(Stored dataset items)
------------------------------------

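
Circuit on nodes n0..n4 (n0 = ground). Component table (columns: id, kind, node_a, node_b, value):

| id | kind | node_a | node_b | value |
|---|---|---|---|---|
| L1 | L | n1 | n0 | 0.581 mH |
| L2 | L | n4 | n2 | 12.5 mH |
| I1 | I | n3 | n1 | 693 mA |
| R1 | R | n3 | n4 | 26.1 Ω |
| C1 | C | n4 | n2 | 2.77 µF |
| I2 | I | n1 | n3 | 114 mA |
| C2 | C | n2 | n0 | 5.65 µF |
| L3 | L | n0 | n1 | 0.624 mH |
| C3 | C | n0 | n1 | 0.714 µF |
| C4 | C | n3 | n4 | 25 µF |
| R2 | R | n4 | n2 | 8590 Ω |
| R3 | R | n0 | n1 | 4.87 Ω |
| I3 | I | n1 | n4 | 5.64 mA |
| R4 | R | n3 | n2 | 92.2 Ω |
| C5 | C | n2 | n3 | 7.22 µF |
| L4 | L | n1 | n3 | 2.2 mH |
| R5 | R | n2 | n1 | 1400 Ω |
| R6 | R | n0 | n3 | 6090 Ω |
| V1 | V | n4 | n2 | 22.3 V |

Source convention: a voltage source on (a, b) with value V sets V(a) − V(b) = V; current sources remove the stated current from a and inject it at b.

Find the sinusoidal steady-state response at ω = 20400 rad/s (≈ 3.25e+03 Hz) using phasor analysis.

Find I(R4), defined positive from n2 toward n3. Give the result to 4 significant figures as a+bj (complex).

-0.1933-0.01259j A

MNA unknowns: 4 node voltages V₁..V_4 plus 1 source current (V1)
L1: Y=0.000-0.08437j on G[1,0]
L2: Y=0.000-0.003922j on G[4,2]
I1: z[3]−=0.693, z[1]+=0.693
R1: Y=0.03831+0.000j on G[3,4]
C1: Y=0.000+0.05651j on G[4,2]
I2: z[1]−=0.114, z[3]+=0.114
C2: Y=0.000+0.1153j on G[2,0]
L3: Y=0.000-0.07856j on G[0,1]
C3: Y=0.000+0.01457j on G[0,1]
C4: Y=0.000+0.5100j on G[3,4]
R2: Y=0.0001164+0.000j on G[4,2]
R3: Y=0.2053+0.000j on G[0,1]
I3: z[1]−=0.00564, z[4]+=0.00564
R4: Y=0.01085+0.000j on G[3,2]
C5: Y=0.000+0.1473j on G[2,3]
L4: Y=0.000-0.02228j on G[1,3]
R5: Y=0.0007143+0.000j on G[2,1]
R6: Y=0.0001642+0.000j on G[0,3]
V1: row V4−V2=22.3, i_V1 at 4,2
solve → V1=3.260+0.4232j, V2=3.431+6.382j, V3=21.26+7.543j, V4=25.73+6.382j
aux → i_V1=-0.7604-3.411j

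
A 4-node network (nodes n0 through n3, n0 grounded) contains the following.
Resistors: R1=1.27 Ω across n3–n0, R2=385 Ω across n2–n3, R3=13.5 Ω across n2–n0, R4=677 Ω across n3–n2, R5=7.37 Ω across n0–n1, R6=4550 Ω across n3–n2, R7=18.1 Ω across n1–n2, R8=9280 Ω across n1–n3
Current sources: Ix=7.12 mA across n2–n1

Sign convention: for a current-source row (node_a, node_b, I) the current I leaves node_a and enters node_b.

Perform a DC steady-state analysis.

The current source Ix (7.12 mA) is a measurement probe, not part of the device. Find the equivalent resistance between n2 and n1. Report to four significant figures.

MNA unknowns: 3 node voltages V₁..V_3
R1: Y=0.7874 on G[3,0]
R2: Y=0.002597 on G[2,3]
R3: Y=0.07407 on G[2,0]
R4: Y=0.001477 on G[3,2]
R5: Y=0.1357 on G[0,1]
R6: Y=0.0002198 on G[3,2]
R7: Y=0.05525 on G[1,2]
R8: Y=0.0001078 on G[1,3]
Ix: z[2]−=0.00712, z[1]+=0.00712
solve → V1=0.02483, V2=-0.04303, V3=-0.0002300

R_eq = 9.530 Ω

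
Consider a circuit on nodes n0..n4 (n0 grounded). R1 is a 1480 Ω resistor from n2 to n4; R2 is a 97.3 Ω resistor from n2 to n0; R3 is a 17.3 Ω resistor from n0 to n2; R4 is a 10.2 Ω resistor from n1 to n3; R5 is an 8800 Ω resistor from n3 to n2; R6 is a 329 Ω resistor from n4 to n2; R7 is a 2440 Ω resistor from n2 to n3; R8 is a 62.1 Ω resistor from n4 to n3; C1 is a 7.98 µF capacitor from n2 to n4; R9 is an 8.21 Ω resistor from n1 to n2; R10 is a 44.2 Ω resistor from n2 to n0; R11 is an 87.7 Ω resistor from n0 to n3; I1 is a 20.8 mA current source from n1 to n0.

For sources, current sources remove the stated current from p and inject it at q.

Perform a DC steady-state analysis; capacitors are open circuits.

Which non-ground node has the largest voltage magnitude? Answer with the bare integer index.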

------------------------------------

**WHAT IS BEING ASKED:**
Only the lines above starting at the line that holds "n1 | 0.624 mH |" and ending at the line that holds "Find the sinusoidal" are to be repeated, exactly and in full.

**EXERCISE OUTPUT:**
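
| L3 | L | n0 | n1 | 0.624 mH |
| C3 | C | n0 | n1 | 0.714 µF |
| C4 | C | n3 | n4 | 25 µF |
| R2 | R | n4 | n2 | 8590 Ω |
| R3 | R | n0 | n1 | 4.87 Ω |
| I3 | I | n1 | n4 | 5.64 mA |
| R4 | R | n3 | n2 | 92.2 Ω |
| C5 | C | n2 | n3 | 7.22 µF |
| L4 | L | n1 | n3 | 2.2 mH |
| R5 | R | n2 | n1 | 1400 Ω |
| R6 | R | n0 | n3 | 6090 Ω |
| V1 | V | n4 | n2 | 22.3 V |

Source convention: a voltage source on (a, b) with value V sets V(a) − V(b) = V; current sources remove the stated current from a and inject it at b.

Find the sinusoidal steady-state response at ω = 20400 rad/s (≈ 3.25e+03 Hz) using phasor analysis.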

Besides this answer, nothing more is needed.